[Start of section]

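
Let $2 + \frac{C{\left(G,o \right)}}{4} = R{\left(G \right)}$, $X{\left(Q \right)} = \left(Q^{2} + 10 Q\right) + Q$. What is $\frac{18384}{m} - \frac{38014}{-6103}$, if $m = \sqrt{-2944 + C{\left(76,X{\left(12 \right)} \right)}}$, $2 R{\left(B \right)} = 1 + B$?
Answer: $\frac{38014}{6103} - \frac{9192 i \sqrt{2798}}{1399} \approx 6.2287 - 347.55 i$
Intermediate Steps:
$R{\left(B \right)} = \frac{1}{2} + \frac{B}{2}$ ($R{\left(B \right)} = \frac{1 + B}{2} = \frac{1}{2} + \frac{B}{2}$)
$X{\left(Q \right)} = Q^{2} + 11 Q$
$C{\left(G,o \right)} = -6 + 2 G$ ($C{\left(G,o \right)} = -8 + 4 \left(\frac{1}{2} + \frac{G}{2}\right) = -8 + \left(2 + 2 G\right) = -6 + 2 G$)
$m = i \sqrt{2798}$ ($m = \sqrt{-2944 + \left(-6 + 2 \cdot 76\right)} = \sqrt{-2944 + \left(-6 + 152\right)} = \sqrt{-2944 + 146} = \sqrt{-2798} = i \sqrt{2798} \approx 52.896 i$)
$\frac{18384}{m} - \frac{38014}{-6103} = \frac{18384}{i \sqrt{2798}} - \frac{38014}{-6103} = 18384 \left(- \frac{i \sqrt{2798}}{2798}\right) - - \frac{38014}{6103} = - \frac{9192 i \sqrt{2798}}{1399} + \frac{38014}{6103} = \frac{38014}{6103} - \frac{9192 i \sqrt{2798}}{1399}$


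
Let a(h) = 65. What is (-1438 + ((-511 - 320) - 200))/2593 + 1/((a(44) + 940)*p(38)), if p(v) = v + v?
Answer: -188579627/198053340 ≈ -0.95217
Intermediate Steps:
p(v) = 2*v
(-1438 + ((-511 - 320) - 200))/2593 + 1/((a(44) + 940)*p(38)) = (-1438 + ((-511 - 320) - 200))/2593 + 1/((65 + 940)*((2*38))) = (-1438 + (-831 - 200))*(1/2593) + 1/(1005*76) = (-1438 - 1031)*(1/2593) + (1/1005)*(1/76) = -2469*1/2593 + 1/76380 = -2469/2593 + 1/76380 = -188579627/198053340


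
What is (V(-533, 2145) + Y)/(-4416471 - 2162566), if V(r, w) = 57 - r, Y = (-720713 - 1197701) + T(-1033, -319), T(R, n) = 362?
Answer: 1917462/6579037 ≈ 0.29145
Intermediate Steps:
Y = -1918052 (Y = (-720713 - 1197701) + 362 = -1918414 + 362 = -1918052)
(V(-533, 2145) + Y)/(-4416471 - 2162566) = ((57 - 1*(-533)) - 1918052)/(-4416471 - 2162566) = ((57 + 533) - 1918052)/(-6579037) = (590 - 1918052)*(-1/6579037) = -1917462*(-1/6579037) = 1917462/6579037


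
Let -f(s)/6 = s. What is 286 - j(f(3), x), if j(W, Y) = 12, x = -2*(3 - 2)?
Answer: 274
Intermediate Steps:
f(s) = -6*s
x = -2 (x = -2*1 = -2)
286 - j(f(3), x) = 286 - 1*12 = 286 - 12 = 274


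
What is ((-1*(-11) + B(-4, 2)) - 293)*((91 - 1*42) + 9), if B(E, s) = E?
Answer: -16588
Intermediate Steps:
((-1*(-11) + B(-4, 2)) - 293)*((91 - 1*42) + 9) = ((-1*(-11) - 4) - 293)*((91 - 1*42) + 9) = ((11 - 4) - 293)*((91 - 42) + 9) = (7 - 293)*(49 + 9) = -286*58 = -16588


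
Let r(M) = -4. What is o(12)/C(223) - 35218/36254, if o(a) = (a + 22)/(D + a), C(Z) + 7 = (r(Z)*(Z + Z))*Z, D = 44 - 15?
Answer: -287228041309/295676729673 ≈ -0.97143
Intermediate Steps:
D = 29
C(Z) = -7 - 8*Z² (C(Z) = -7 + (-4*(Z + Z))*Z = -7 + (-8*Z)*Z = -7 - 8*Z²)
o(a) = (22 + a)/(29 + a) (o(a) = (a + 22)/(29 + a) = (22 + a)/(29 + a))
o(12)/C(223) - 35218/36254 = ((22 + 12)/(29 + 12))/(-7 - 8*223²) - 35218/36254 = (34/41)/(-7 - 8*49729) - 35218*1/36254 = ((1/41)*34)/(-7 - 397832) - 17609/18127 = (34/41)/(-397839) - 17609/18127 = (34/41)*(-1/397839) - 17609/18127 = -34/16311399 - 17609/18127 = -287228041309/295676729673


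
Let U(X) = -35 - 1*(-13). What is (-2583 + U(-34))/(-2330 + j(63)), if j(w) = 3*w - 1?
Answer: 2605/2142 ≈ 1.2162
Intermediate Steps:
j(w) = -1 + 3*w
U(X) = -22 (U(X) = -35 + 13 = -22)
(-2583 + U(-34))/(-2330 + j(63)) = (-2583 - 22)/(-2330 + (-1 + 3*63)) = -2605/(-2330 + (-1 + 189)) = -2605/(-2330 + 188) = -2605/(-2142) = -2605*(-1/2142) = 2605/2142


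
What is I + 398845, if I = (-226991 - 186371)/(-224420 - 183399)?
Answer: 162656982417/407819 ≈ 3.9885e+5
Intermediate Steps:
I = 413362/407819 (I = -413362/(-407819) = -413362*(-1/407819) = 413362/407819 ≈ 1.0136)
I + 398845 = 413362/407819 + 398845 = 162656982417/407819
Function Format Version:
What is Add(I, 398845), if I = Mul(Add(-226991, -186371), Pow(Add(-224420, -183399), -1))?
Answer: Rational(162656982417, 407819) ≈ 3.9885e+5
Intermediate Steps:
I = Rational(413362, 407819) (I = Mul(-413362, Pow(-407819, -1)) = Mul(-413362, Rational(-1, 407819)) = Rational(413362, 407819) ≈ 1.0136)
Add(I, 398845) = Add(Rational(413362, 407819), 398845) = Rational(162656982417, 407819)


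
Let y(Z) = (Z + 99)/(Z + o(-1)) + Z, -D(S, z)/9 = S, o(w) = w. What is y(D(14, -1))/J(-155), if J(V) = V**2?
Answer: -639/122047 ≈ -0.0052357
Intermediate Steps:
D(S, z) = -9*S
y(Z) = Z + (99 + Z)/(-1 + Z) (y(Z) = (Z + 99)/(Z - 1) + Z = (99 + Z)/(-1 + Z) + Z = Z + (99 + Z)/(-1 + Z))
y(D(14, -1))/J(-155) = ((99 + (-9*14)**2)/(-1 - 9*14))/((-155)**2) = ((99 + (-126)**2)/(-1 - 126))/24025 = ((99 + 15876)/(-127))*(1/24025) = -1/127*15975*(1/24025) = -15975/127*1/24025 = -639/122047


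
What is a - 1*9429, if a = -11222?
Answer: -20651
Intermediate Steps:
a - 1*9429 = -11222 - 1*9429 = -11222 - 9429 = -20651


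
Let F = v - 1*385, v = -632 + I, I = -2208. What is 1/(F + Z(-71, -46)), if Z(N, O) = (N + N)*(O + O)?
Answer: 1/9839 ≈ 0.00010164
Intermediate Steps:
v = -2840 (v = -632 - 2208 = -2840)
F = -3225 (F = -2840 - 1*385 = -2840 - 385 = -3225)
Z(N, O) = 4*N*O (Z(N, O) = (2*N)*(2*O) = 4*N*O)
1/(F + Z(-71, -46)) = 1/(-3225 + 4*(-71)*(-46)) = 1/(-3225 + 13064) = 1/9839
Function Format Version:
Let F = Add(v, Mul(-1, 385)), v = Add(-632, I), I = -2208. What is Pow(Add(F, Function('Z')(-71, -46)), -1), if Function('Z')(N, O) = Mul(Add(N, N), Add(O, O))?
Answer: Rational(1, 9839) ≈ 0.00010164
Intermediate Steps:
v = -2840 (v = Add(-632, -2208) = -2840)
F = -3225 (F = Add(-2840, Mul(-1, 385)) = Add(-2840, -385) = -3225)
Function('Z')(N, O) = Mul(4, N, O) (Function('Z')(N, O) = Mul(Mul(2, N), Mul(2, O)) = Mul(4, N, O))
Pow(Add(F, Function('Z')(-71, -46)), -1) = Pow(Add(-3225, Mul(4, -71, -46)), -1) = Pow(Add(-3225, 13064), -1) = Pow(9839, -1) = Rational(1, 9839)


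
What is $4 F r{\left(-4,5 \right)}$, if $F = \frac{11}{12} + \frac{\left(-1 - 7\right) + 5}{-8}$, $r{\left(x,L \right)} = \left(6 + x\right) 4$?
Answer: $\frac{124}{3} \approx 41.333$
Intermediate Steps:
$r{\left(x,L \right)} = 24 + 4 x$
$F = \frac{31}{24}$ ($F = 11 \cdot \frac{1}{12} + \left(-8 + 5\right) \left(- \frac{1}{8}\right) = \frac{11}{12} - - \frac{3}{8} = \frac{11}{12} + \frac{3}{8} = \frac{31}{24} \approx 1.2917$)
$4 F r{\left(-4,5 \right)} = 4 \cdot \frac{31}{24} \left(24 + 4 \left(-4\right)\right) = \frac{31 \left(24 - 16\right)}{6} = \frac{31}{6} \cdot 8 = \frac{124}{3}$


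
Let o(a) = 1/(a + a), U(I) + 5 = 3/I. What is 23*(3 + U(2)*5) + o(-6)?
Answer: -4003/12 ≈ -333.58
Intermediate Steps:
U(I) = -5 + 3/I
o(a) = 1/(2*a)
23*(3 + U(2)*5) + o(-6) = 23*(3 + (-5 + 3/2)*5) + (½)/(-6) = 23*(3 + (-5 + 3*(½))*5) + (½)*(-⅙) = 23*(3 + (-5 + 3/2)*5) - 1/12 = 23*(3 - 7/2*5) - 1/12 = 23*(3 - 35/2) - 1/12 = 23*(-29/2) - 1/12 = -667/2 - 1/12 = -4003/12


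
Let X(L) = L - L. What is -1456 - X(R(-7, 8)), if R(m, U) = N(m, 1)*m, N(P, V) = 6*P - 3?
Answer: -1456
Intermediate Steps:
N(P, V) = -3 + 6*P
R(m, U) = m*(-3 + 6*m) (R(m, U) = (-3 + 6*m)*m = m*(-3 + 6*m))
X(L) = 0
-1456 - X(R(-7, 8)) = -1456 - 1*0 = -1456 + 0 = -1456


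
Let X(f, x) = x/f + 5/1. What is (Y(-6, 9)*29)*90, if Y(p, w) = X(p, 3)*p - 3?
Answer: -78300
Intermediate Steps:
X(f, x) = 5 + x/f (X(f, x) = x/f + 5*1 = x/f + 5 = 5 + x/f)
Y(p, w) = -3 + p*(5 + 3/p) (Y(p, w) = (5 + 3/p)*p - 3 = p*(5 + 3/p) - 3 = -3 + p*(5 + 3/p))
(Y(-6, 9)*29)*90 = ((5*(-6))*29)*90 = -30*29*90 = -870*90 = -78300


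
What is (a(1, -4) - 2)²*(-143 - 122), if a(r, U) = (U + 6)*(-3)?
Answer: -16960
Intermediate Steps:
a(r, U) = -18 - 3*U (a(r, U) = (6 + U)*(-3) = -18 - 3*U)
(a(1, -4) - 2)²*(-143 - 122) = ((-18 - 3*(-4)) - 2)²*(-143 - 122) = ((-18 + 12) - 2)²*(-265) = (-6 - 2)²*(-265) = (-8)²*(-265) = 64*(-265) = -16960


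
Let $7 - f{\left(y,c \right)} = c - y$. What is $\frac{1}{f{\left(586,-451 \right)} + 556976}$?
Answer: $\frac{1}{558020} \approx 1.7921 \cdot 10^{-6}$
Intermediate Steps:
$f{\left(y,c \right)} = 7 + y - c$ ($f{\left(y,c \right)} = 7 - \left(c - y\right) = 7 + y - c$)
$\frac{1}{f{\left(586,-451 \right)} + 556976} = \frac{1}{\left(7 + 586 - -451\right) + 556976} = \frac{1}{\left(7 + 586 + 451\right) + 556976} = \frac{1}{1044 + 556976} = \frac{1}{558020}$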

[End of section]

→ YOUR INSTRUCTIONS: Every line above from the line with "What is Add(I, 398845), if" to the line with "Answer: -639/122047 ≈ -0.0052357", inclusive, must be returned exactly; no other line belongs in the reply.

→ COMPLETED EXERCISE:
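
What is Add(I, 398845), if I = Mul(Add(-226991, -186371), Pow(Add(-224420, -183399), -1))?
Answer: Rational(162656982417, 407819) ≈ 3.9885e+5
Intermediate Steps:
I = Rational(413362, 407819) (I = Mul(-413362, Pow(-407819, -1)) = Mul(-413362, Rational(-1, 407819)) = Rational(413362, 407819) ≈ 1.0136)
Add(I, 398845) = Add(Rational(413362, 407819), 398845) = Rational(162656982417, 407819)


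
Let y(Z) = (Z + 99)/(Z + o(-1)) + Z, -D(S, z)/9 = S, o(w) = w. What is y(D(14, -1))/J(-155), if J(V) = V**2?
Answer: -639/122047 ≈ -0.0052357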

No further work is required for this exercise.